-- AVAILABLE DATA follows --
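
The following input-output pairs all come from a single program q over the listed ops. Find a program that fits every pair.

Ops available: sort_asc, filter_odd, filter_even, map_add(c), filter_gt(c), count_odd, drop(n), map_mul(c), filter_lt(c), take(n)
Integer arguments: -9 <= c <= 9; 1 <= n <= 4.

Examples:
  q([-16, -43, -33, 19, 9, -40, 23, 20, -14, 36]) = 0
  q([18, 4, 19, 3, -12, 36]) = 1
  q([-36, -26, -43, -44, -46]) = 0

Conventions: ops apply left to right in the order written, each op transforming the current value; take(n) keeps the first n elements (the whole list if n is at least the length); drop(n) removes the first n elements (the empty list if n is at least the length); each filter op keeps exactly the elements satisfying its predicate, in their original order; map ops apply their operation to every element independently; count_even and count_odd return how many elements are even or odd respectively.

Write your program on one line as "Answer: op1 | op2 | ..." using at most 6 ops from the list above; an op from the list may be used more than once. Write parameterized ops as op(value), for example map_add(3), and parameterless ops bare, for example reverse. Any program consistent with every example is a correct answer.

filter_gt(-8) | take(3) | filter_gt(4) | map_add(7) | count_odd

Check, running the answer program on each example:
  [-16, -43, -33, 19, 9, -40, 23, 20, -14, 36] -> [19, 9, 23, 20, 36] -> [19, 9, 23] -> [19, 9, 23] -> [26, 16, 30] -> 0
  [18, 4, 19, 3, -12, 36] -> [18, 4, 19, 3, 36] -> [18, 4, 19] -> [18, 19] -> [25, 26] -> 1
  [-36, -26, -43, -44, -46] -> [] -> [] -> [] -> [] -> 0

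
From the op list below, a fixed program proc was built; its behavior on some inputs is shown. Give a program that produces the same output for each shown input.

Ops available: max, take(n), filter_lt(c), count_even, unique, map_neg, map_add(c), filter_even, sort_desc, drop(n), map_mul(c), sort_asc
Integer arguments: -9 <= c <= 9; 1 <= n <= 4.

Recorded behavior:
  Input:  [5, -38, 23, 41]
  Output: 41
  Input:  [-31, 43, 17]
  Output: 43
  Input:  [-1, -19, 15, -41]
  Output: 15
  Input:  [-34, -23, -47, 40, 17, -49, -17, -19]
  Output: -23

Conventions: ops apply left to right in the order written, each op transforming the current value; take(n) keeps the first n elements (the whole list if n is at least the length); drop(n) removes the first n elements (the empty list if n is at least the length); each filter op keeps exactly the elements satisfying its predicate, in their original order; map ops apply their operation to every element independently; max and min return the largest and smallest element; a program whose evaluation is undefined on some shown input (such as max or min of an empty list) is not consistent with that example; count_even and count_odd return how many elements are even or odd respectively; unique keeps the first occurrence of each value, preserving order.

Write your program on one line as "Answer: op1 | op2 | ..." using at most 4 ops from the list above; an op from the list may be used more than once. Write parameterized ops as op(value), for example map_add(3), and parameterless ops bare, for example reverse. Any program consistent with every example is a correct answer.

sort_asc | take(4) | max

Check, running the answer program on each example:
  [5, -38, 23, 41] -> [-38, 5, 23, 41] -> [-38, 5, 23, 41] -> 41
  [-31, 43, 17] -> [-31, 17, 43] -> [-31, 17, 43] -> 43
  [-1, -19, 15, -41] -> [-41, -19, -1, 15] -> [-41, -19, -1, 15] -> 15
  [-34, -23, -47, 40, 17, -49, -17, -19] -> [-49, -47, -34, -23, -19, -17, 17, 40] -> [-49, -47, -34, -23] -> -23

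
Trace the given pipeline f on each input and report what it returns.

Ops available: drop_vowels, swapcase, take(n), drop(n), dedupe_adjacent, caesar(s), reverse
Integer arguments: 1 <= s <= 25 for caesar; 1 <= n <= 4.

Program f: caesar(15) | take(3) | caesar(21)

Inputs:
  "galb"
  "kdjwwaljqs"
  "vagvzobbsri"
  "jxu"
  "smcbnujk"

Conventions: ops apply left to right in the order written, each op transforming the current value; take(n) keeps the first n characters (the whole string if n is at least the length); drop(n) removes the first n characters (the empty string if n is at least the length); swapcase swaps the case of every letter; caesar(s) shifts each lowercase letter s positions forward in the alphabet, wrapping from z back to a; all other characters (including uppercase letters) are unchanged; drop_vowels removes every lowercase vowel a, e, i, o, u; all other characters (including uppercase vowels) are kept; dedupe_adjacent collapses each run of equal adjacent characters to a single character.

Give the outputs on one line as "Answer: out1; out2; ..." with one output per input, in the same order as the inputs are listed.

Execution, op by op:
  "galb" -> "vpaq" -> "vpa" -> "qkv"
  "kdjwwaljqs" -> "zsyllpayfh" -> "zsy" -> "unt"
  "vagvzobbsri" -> "kpvkodqqhgx" -> "kpv" -> "fkq"
  "jxu" -> "ymj" -> "ymj" -> "the"
  "smcbnujk" -> "hbrqcjyz" -> "hbr" -> "cwm"

"qkv"; "unt"; "fkq"; "the"; "cwm"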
-- AVAILABLE DATA concluded --
» WHAT YOU ARE ASKED TO DO
All of the records above must be reproduced exactly.

» RESULT FOR THIS EXERCISE
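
The following input-output pairs all come from a single program q over the listed ops. Find a program that fits every pair.

Ops available: sort_asc, filter_odd, filter_even, map_add(c), filter_gt(c), count_odd, drop(n), map_mul(c), filter_lt(c), take(n)
Integer arguments: -9 <= c <= 9; 1 <= n <= 4.

Examples:
  q([-16, -43, -33, 19, 9, -40, 23, 20, -14, 36]) = 0
  q([18, 4, 19, 3, -12, 36]) = 1
  q([-36, -26, -43, -44, -46]) = 0

Conventions: ops apply left to right in the order written, each op transforming the current value; take(n) keeps the first n elements (the whole list if n is at least the length); drop(n) removes the first n elements (the empty list if n is at least the length); each filter op keeps exactly the elements satisfying its predicate, in their original order; map ops apply their operation to every element independently; count_even and count_odd return how many elements are even or odd respectively.

Write your program on one line as "Answer: op1 | op2 | ..." using at most 6 ops from the list above; an op from the list may be used more than once. Write parameterized ops as op(value), for example map_add(3), and parameterless ops bare, for example reverse. Any program consistent with every example is a correct answer.

filter_gt(-8) | take(3) | filter_gt(4) | map_add(7) | count_odd

Check, running the answer program on each example:
  [-16, -43, -33, 19, 9, -40, 23, 20, -14, 36] -> [19, 9, 23, 20, 36] -> [19, 9, 23] -> [19, 9, 23] -> [26, 16, 30] -> 0
  [18, 4, 19, 3, -12, 36] -> [18, 4, 19, 3, 36] -> [18, 4, 19] -> [18, 19] -> [25, 26] -> 1
  [-36, -26, -43, -44, -46] -> [] -> [] -> [] -> [] -> 0

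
From the op list below, a fixed program proc was built; its behavior on some inputs is shown. Give a program that produces the same output for each shown input.

Ops available: max, take(n), filter_lt(c), count_even, unique, map_neg, map_add(c), filter_even, sort_desc, drop(n), map_mul(c), sort_asc
Integer arguments: -9 <= c <= 9; 1 <= n <= 4.

Recorded behavior:
  Input:  [5, -38, 23, 41]
  Output: 41
  Input:  [-31, 43, 17]
  Output: 43
  Input:  [-1, -19, 15, -41]
  Output: 15
  Input:  [-34, -23, -47, 40, 17, -49, -17, -19]
  Output: -23

Conventions: ops apply left to right in the order written, each op transforming the current value; take(n) keeps the first n elements (the whole list if n is at least the length); drop(n) removes the first n elements (the empty list if n is at least the length); each filter op keeps exactly the elements satisfying its predicate, in their original order; map ops apply their operation to every element independently; max and min return the largest and smallest element; a program whose evaluation is undefined on some shown input (such as max or min of an empty list) is not consistent with that example; count_even and count_odd return how many elements are even or odd respectively; unique keeps the first occurrence of each value, preserving order.

Write your program on one line as "Answer: op1 | op2 | ..." using at most 4 ops from the list above; an op from the list may be used more than once. Write parameterized ops as op(value), for example map_add(3), and parameterless ops bare, for example reverse. Any program consistent with every example is a correct answer.

sort_asc | take(4) | max

Check, running the answer program on each example:
  [5, -38, 23, 41] -> [-38, 5, 23, 41] -> [-38, 5, 23, 41] -> 41
  [-31, 43, 17] -> [-31, 17, 43] -> [-31, 17, 43] -> 43
  [-1, -19, 15, -41] -> [-41, -19, -1, 15] -> [-41, -19, -1, 15] -> 15
  [-34, -23, -47, 40, 17, -49, -17, -19] -> [-49, -47, -34, -23, -19, -17, 17, 40] -> [-49, -47, -34, -23] -> -23

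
Trace the given pipeline f on each input and report what it returns.

Ops available: drop_vowels, swapcase, take(n), drop(n), dedupe_adjacent, caesar(s), reverse
Integer arguments: 1 <= s <= 25 for caesar; 1 <= n <= 4.

Program f: caesar(15) | take(3) | caesar(21)

Inputs:
  "galb"
  "kdjwwaljqs"
  "vagvzobbsri"
  "jxu"
  "smcbnujk"

Conventions: ops apply left to right in the order written, each op transforming the current value; take(n) keeps the first n characters (the whole string if n is at least the length); drop(n) removes the first n characters (the empty string if n is at least the length); swapcase swaps the case of every letter; caesar(s) shifts each lowercase letter s positions forward in the alphabet, wrapping from z back to a; all other characters (including uppercase letters) are unchanged; drop_vowels removes every lowercase vowel a, e, i, o, u; all other characters (including uppercase vowels) are kept; dedupe_adjacent collapses each run of equal adjacent characters to a single character.

Give the outputs on one line as "Answer: out1; out2; ..." with one output per input, in the same order as the inputs are listed.

Execution, op by op:
  "galb" -> "vpaq" -> "vpa" -> "qkv"
  "kdjwwaljqs" -> "zsyllpayfh" -> "zsy" -> "unt"
  "vagvzobbsri" -> "kpvkodqqhgx" -> "kpv" -> "fkq"
  "jxu" -> "ymj" -> "ymj" -> "the"
  "smcbnujk" -> "hbrqcjyz" -> "hbr" -> "cwm"

"qkv"; "unt"; "fkq"; "the"; "cwm"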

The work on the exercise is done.